Print the line containing "Rule: If region = 'east', multiply" and every later line of the records. Keep each one exactly as given, ending with the last.

Start of Given data

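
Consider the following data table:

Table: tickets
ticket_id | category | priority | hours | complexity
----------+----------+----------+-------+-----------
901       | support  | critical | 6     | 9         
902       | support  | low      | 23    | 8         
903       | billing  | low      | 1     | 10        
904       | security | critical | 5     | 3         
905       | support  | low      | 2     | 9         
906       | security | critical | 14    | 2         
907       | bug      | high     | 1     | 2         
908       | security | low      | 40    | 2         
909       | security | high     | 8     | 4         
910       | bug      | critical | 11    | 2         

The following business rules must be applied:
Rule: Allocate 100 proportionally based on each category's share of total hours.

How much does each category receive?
billing: 0.9, bug: 10.81, security: 60.36, support: 27.93

Step 1: Calculate total hours = 111
Step 2: Calculate each category's proportion:
  billing: 1/111 = 0.90% → 0.9
  bug: 12/111 = 10.81% → 10.81
  security: 67/111 = 60.36% → 60.36
  support: 31/111 = 27.93% → 27.93
Step 3: Verify: sum of allocations ≈ 100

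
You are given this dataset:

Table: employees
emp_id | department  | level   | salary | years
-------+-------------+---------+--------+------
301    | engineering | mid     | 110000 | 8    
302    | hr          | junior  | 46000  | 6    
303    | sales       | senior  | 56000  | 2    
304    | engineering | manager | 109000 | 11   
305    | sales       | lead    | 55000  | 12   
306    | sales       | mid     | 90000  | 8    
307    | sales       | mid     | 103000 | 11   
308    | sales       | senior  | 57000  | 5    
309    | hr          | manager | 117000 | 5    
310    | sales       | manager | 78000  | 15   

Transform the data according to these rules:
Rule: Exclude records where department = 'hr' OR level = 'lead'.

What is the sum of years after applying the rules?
60

Step 1: Find records where department = 'hr' OR level = 'lead'
Step 2: 3 records match, summing to 23
Step 3: Original sum: 83
Step 4: Remaining sum = 83 - 23 = 60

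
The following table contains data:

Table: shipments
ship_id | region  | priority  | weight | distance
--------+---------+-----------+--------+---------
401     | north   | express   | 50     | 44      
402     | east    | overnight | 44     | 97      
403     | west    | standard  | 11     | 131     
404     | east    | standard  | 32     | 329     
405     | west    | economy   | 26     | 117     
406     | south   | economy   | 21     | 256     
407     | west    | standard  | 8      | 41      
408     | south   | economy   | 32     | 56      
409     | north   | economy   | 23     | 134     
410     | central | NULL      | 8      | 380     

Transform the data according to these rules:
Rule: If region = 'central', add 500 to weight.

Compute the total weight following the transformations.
755

Step 1: Count records where region = 'central': 1
Step 2: Total bonus added: 1 × 500 = 500
Step 3: Original sum of weight: 255
Step 4: Final sum = 255 + 500 = 755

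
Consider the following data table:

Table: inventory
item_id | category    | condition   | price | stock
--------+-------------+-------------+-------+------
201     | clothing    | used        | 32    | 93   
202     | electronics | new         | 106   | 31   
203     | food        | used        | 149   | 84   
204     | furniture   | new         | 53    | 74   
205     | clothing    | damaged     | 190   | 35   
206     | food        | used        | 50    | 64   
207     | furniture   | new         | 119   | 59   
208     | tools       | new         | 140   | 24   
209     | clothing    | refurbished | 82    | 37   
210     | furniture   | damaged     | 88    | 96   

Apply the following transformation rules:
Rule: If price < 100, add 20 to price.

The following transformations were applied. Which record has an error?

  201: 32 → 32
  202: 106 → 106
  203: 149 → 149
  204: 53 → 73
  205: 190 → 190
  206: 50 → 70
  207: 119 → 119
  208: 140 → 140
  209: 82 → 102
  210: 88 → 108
Record 201 has an error. The correct transformed value should be 52, not 32.

Step 1: Check each record against the rule
Step 2: Record 201 has price = 32
Step 3: Since 32 < 100, the bonus should have been applied
Step 4: Correct value = 52, but claimed value = 32
Conclusion: Record 201 has the error.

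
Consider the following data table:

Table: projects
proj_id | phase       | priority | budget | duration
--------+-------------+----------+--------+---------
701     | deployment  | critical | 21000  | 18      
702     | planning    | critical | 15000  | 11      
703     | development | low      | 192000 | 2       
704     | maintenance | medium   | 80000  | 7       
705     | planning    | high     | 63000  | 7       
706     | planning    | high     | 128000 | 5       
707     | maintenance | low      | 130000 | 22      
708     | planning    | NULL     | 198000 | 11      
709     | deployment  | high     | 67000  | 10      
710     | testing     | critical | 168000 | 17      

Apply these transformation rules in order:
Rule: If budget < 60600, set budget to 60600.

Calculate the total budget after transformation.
1147200

Step 1: 2 records have budget < 60600
Step 2: These records originally summed to 36000
Step 3: After setting to minimum: 2 × 60600 = 121200
Step 4: Unaffected records sum: 1026000
Step 5: Final sum = 121200 + 1026000 = 1147200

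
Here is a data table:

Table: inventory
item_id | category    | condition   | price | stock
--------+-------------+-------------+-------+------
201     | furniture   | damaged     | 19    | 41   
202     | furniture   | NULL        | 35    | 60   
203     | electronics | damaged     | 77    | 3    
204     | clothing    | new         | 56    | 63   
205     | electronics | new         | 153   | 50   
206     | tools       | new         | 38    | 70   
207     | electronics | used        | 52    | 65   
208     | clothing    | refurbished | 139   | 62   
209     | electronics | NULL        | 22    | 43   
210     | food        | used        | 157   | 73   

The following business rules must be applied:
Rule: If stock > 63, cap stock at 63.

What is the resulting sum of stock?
511

Step 1: 3 records have stock > 63
Step 2: These records originally summed to 208
Step 3: After capping: 3 × 63 = 189
Step 4: Unaffected records sum: 322
Step 5: Final sum = 189 + 322 = 511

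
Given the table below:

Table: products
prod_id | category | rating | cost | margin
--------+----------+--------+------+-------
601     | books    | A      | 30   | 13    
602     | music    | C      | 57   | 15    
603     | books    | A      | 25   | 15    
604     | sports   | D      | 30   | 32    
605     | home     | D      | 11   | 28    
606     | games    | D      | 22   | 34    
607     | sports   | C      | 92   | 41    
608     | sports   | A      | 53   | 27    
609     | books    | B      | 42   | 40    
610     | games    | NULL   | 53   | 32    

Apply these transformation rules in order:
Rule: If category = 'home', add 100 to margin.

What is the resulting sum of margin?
377

Step 1: Count records where category = 'home': 1
Step 2: Total bonus added: 1 × 100 = 100
Step 3: Original sum of margin: 277
Step 4: Final sum = 277 + 100 = 377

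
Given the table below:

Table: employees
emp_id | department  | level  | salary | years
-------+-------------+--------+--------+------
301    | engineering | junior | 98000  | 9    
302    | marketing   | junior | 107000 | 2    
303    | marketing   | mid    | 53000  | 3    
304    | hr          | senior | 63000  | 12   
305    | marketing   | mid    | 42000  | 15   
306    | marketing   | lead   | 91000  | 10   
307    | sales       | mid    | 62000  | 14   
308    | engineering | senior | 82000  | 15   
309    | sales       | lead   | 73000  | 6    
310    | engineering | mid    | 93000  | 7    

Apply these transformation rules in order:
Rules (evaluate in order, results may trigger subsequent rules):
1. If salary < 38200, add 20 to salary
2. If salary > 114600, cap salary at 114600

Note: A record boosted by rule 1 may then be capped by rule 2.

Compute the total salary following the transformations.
764000

Step 1: Apply rule 1 to records with salary < 38200
  - 0 records get bonus of 20
  - Of these, 0 records then exceed 114600 and get capped
Step 2: Apply rule 2 to records with salary > 114600
  - 0 records (original) are capped
Step 3: Calculate final sum = 764000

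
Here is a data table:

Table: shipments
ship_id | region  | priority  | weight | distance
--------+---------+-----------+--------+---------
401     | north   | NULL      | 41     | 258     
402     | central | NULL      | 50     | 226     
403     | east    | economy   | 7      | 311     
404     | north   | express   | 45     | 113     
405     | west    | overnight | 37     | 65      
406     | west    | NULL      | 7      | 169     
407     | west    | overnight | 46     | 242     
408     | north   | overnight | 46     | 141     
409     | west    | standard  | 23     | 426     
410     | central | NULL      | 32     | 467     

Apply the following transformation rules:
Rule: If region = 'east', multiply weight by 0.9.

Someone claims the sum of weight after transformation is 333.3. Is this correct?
Yes, the result is correct.

Step 1: Calculate the correct sum after transformation
Step 2: Apply multiplier 0.9 to records where region = 'east'
Step 3: Correct result = 333.3
Step 4: Claimed result = 333.3
Step 5: 333.3 = 333.3 ✓
Conclusion: The claimed result is correct.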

End of Given data

* [Exercise answer]:
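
Rule: If region = 'east', multiply weight by 0.9.

Someone claims the sum of weight after transformation is 333.3. Is this correct?
Yes, the result is correct.

Step 1: Calculate the correct sum after transformation
Step 2: Apply multiplier 0.9 to records where region = 'east'
Step 3: Correct result = 333.3
Step 4: Claimed result = 333.3
Step 5: 333.3 = 333.3 ✓
Conclusion: The claimed result is correct.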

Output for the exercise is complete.